Task brief
The word "finite" turns up on some lines of this data; say how many, and give no other text.

[Stored items]

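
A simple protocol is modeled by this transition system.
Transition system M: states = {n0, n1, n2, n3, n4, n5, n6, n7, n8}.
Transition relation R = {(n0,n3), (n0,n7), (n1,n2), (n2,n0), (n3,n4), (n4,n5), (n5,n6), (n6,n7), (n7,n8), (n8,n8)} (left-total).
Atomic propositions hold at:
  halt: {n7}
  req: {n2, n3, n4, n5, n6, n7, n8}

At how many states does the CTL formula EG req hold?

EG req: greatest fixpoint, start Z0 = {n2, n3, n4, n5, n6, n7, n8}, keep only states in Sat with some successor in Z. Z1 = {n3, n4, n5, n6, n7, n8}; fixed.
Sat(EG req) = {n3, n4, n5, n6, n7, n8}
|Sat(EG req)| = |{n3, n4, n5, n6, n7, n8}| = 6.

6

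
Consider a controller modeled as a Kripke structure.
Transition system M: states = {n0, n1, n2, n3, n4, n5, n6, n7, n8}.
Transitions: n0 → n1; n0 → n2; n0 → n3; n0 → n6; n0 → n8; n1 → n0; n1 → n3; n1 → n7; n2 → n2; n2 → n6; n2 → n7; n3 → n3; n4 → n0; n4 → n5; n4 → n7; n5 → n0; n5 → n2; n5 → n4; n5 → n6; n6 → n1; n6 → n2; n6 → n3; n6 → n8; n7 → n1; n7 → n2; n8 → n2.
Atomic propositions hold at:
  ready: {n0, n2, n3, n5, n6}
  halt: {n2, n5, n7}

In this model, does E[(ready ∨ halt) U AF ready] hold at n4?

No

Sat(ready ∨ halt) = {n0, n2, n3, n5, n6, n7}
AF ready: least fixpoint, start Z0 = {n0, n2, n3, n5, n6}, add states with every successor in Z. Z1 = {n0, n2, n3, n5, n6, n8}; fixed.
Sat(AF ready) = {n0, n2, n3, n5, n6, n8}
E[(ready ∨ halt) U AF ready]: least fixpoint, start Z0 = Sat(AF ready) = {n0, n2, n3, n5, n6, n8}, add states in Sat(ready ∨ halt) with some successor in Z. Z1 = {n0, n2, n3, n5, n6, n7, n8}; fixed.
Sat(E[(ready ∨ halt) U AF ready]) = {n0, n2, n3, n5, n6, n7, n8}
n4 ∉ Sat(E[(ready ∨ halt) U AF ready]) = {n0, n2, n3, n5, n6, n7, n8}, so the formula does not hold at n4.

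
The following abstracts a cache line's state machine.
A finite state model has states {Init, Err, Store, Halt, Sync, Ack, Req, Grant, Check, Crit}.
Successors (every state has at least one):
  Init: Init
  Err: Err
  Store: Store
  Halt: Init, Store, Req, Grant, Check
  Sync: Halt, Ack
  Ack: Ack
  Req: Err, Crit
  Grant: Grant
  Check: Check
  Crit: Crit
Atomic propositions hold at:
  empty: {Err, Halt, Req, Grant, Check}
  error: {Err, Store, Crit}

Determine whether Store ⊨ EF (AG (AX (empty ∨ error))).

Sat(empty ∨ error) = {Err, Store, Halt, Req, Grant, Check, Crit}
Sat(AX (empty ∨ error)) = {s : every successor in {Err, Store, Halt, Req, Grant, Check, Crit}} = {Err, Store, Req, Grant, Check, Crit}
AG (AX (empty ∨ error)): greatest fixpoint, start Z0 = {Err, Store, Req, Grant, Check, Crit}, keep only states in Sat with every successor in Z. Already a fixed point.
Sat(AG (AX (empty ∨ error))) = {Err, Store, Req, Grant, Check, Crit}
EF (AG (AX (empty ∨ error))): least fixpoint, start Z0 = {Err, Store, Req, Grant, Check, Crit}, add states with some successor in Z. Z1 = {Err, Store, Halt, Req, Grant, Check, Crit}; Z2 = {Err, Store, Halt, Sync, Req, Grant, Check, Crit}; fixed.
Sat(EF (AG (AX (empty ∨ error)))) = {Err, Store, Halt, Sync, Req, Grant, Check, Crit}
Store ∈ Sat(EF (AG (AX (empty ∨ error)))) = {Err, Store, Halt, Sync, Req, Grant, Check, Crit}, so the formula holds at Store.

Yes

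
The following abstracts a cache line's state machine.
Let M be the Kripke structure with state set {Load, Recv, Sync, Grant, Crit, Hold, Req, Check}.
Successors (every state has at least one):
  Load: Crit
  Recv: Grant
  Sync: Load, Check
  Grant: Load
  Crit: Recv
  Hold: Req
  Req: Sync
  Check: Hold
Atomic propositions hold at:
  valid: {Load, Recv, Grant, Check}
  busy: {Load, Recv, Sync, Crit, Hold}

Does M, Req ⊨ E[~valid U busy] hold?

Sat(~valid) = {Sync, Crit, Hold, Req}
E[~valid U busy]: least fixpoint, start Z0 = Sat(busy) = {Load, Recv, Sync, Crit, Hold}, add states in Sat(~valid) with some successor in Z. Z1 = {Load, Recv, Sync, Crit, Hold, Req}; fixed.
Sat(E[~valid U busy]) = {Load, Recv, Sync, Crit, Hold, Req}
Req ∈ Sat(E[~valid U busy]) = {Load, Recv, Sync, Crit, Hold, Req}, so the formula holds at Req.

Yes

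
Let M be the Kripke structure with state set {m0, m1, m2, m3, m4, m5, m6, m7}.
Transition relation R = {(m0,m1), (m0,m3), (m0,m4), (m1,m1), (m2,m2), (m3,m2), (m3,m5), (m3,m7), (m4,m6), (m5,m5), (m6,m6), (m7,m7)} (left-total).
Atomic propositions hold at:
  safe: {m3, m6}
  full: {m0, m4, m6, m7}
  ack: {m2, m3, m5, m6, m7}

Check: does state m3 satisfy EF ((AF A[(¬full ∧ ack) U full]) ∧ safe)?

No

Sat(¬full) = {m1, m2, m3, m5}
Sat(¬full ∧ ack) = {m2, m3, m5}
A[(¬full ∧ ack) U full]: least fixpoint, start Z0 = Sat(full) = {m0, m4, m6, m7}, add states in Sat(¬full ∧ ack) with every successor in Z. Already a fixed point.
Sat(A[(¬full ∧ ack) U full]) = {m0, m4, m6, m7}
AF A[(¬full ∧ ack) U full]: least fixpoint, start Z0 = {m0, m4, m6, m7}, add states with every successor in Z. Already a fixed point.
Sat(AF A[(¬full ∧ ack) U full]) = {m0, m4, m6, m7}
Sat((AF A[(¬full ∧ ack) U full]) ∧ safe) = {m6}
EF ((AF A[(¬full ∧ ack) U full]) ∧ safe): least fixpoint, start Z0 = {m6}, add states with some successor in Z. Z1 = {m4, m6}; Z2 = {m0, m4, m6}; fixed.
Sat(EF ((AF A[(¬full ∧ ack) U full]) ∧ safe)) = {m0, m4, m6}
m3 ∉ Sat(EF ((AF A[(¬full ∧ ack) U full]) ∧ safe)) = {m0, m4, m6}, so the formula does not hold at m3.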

--

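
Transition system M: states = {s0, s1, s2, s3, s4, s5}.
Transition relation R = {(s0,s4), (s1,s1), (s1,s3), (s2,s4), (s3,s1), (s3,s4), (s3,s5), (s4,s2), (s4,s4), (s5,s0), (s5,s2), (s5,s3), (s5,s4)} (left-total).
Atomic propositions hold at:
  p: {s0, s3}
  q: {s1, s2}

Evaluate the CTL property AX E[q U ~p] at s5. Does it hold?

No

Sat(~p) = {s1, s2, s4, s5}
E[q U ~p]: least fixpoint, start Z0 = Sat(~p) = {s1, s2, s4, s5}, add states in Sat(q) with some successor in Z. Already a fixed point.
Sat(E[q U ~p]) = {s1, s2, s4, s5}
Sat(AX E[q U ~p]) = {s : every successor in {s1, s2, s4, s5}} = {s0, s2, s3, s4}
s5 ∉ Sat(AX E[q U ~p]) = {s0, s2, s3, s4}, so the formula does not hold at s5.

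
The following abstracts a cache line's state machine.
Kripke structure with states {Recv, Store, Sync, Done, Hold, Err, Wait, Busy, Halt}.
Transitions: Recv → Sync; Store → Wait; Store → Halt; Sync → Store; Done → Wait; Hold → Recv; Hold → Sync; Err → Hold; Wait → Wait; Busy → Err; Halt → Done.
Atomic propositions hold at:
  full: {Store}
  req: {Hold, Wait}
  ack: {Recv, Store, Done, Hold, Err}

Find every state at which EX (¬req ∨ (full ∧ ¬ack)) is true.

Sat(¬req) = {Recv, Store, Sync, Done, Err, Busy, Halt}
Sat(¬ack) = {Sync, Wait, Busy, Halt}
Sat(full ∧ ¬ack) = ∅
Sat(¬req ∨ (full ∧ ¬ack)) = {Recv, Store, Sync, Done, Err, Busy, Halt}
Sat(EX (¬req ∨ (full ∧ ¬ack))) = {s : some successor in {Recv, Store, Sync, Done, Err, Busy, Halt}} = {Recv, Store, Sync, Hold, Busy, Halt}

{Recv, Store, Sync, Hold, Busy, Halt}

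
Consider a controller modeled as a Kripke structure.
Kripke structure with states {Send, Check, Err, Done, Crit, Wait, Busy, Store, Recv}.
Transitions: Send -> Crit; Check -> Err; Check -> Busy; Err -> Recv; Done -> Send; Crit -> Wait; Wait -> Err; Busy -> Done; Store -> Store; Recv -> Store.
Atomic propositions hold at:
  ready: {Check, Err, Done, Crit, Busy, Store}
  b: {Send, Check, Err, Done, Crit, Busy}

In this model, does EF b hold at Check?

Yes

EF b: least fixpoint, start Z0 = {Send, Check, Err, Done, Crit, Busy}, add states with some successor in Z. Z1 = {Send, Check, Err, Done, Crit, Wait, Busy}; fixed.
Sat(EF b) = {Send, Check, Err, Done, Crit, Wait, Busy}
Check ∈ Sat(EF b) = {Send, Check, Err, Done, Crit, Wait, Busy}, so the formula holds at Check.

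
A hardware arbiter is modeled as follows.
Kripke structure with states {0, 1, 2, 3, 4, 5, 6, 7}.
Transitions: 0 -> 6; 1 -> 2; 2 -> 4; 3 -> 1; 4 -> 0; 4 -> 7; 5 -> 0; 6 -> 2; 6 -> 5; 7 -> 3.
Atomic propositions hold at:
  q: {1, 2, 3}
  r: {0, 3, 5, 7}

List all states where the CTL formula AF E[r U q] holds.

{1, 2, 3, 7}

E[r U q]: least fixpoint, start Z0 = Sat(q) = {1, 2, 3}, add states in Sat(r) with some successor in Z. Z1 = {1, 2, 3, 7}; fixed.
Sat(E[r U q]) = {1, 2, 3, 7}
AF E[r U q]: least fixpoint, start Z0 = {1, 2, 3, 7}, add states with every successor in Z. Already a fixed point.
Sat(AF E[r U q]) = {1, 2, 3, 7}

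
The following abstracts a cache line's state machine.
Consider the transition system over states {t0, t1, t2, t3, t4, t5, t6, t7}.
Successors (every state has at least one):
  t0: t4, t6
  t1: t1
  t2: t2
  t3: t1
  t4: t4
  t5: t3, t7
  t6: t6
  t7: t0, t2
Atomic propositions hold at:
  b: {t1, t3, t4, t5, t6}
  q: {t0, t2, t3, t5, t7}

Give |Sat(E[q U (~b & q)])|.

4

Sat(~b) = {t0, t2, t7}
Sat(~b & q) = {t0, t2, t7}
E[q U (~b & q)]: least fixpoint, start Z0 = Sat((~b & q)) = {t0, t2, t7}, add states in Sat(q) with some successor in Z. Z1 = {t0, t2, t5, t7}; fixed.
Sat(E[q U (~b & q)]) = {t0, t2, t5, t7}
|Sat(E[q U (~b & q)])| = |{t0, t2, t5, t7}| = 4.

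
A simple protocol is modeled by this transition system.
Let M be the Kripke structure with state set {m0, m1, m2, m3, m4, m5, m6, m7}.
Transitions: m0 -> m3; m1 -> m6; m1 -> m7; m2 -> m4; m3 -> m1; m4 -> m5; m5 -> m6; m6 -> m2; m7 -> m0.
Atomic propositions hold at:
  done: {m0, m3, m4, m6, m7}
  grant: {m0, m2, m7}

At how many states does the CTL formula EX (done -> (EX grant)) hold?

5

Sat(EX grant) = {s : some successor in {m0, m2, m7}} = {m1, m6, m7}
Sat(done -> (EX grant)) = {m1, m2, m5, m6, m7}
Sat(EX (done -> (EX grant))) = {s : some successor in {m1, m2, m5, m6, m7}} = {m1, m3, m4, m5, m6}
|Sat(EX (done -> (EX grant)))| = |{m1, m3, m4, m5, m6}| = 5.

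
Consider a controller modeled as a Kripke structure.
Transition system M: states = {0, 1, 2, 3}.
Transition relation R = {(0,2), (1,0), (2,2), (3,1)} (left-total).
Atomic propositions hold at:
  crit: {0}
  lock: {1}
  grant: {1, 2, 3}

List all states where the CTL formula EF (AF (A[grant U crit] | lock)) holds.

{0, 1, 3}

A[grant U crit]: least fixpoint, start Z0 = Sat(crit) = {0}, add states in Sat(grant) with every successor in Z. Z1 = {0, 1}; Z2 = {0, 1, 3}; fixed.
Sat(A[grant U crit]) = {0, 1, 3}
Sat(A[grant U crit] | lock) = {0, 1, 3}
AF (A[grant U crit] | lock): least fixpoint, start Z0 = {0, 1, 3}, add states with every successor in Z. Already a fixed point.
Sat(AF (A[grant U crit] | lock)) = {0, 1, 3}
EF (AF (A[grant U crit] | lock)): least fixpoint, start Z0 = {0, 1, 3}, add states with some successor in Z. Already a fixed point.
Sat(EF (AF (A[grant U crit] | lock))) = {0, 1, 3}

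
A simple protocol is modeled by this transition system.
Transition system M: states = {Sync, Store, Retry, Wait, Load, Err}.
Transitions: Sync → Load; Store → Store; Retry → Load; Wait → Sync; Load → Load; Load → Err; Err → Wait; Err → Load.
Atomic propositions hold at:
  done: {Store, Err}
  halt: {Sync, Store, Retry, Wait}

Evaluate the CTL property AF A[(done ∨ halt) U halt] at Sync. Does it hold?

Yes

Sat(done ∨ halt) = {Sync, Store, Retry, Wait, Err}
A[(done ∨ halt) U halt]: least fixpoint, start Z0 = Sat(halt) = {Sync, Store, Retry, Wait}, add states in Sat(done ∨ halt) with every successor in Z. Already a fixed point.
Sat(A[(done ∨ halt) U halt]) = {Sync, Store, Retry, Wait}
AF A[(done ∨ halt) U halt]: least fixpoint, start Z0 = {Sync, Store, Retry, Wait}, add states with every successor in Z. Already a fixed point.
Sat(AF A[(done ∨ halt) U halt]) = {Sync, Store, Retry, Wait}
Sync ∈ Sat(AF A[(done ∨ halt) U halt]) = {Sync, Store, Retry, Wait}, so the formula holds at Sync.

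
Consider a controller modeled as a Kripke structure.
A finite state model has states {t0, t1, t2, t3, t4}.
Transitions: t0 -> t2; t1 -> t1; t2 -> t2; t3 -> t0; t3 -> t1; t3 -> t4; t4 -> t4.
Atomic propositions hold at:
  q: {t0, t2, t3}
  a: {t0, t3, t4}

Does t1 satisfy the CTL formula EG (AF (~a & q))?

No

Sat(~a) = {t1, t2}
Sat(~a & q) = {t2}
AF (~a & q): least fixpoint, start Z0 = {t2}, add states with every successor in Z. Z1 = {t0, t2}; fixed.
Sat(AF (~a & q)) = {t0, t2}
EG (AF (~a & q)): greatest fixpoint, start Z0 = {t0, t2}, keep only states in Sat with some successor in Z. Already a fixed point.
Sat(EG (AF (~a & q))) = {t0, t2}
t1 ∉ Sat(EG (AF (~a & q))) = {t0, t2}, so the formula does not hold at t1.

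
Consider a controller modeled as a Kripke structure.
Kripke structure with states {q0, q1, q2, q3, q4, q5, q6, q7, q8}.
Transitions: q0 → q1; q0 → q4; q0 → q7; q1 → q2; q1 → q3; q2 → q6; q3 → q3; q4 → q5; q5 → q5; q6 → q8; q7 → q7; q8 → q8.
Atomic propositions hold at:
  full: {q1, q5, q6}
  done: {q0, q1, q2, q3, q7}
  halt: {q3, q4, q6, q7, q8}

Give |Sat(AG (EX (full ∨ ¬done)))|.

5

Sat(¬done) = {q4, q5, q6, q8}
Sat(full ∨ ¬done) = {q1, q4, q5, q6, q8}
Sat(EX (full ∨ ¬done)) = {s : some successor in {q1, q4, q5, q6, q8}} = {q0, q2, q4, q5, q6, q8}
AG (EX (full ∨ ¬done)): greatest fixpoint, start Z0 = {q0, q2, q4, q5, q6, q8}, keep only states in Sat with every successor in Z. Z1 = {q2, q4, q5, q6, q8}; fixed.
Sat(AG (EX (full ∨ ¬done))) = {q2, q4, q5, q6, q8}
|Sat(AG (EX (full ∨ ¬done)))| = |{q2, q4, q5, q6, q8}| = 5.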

Reply to the task
2